Dataset entries
↓
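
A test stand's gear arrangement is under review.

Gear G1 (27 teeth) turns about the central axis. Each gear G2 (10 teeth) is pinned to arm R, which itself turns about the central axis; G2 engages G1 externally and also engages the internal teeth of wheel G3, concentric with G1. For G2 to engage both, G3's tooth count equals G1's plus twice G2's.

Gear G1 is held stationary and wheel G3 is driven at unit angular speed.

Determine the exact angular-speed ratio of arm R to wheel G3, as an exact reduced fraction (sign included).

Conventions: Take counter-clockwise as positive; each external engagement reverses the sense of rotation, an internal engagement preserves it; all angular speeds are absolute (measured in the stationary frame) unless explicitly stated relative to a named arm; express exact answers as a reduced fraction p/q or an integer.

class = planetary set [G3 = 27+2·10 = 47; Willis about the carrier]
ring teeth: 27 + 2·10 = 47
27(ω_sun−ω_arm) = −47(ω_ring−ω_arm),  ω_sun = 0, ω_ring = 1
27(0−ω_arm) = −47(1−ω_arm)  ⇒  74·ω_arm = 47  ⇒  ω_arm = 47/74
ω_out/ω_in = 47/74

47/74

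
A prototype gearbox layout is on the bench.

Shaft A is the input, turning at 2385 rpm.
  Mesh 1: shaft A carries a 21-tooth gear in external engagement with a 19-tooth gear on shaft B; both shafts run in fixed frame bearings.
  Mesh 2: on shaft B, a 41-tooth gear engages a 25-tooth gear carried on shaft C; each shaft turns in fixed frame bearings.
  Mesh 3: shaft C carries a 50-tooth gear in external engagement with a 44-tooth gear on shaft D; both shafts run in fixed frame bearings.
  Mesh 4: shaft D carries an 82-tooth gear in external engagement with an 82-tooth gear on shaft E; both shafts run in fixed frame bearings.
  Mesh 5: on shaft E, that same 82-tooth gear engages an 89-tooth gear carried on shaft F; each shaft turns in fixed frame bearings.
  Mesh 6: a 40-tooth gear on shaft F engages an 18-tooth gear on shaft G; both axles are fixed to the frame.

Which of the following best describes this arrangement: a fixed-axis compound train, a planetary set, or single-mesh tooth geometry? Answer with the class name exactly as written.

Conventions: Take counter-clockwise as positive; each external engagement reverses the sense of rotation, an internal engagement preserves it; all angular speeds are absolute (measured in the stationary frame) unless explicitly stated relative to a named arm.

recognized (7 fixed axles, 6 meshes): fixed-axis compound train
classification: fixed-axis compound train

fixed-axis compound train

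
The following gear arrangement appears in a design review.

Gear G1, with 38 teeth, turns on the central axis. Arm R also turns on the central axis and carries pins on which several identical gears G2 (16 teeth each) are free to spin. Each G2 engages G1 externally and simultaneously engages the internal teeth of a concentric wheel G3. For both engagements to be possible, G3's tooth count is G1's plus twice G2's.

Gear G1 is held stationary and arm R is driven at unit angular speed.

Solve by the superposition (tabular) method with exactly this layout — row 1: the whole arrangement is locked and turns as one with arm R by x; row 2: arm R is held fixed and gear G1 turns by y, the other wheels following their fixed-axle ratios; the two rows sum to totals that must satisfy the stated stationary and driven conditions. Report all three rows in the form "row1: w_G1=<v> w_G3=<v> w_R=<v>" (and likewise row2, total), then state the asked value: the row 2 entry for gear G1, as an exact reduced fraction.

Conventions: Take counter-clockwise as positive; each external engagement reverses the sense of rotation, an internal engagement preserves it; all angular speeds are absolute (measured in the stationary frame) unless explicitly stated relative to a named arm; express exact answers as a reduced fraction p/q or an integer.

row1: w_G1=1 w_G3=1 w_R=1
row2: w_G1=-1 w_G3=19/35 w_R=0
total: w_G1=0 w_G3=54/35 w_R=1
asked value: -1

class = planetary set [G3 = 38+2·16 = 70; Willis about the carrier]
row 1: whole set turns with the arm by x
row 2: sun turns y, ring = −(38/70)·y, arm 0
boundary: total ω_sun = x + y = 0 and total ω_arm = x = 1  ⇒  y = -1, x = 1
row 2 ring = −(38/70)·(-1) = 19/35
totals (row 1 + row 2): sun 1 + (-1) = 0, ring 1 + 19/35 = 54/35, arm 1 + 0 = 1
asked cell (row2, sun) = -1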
↑
▸ **Task objective**
Retype the records above in full, exactly as they appear.

▸ **Solution**
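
A test stand's gear arrangement is under review.

Gear G1 (27 teeth) turns about the central axis. Each gear G2 (10 teeth) is pinned to arm R, which itself turns about the central axis; G2 engages G1 externally and also engages the internal teeth of wheel G3, concentric with G1. For G2 to engage both, G3's tooth count equals G1's plus twice G2's.

Gear G1 is held stationary and wheel G3 is driven at unit angular speed.

Determine the exact angular-speed ratio of arm R to wheel G3, as an exact reduced fraction (sign included).

Conventions: Take counter-clockwise as positive; each external engagement reverses the sense of rotation, an internal engagement preserves it; all angular speeds are absolute (measured in the stationary frame) unless explicitly stated relative to a named arm; express exact answers as a reduced fraction p/q or an integer.

class = planetary set [G3 = 27+2·10 = 47; Willis about the carrier]
ring teeth: 27 + 2·10 = 47
27(ω_sun−ω_arm) = −47(ω_ring−ω_arm),  ω_sun = 0, ω_ring = 1
27(0−ω_arm) = −47(1−ω_arm)  ⇒  74·ω_arm = 47  ⇒  ω_arm = 47/74
ω_out/ω_in = 47/74

47/74

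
A prototype gearbox layout is on the bench.

Shaft A is the input, turning at 2385 rpm.
  Mesh 1: shaft A carries a 21-tooth gear in external engagement with a 19-tooth gear on shaft B; both shafts run in fixed frame bearings.
  Mesh 2: on shaft B, a 41-tooth gear engages a 25-tooth gear carried on shaft C; each shaft turns in fixed frame bearings.
  Mesh 3: shaft C carries a 50-tooth gear in external engagement with a 44-tooth gear on shaft D; both shafts run in fixed frame bearings.
  Mesh 4: shaft D carries an 82-tooth gear in external engagement with an 82-tooth gear on shaft E; both shafts run in fixed frame bearings.
  Mesh 5: on shaft E, that same 82-tooth gear engages an 89-tooth gear carried on shaft F; each shaft turns in fixed frame bearings.
  Mesh 6: a 40-tooth gear on shaft F engages an 18-tooth gear on shaft G; both axles are fixed to the frame.

Which of the following best describes this arrangement: a fixed-axis compound train, a planetary set, or single-mesh tooth geometry? Answer with the class name exactly as written.

Conventions: Take counter-clockwise as positive; each external engagement reverses the sense of rotation, an internal engagement preserves it; all angular speeds are absolute (measured in the stationary frame) unless explicitly stated relative to a named arm.

recognized (7 fixed axles, 6 meshes): fixed-axis compound train
classification: fixed-axis compound train

fixed-axis compound train

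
The following gear arrangement appears in a design review.

Gear G1, with 38 teeth, turns on the central axis. Arm R also turns on the central axis and carries pins on which several identical gears G2 (16 teeth each) are free to spin. Each G2 engages G1 externally and simultaneously engages the internal teeth of a concentric wheel G3. For both engagements to be possible, G3's tooth count is G1's plus twice G2's.

Gear G1 is held stationary and arm R is driven at unit angular speed.

Solve by the superposition (tabular) method with exactly this layout — row 1: the whole arrangement is locked and turns as one with arm R by x; row 2: arm R is held fixed and gear G1 turns by y, the other wheels following their fixed-axle ratios; the two rows sum to totals that must satisfy the stated stationary and driven conditions. Report all three rows in the form "row1: w_G1=<v> w_G3=<v> w_R=<v>" (and likewise row2, total), then state the asked value: the row 2 entry for gear G1, as an exact reduced fraction.

Conventions: Take counter-clockwise as positive; each external engagement reverses the sense of rotation, an internal engagement preserves it; all angular speeds are absolute (measured in the stationary frame) unless explicitly stated relative to a named arm; express exact answers as a reduced fraction p/q or an integer.

row1: w_G1=1 w_G3=1 w_R=1
row2: w_G1=-1 w_G3=19/35 w_R=0
total: w_G1=0 w_G3=54/35 w_R=1
asked value: -1

class = planetary set [G3 = 38+2·16 = 70; Willis about the carrier]
row 1: whole set turns with the arm by x
row 2: sun turns y, ring = −(38/70)·y, arm 0
boundary: total ω_sun = x + y = 0 and total ω_arm = x = 1  ⇒  y = -1, x = 1
row 2 ring = −(38/70)·(-1) = 19/35
totals (row 1 + row 2): sun 1 + (-1) = 0, ring 1 + 19/35 = 54/35, arm 1 + 0 = 1
asked cell (row2, sun) = -1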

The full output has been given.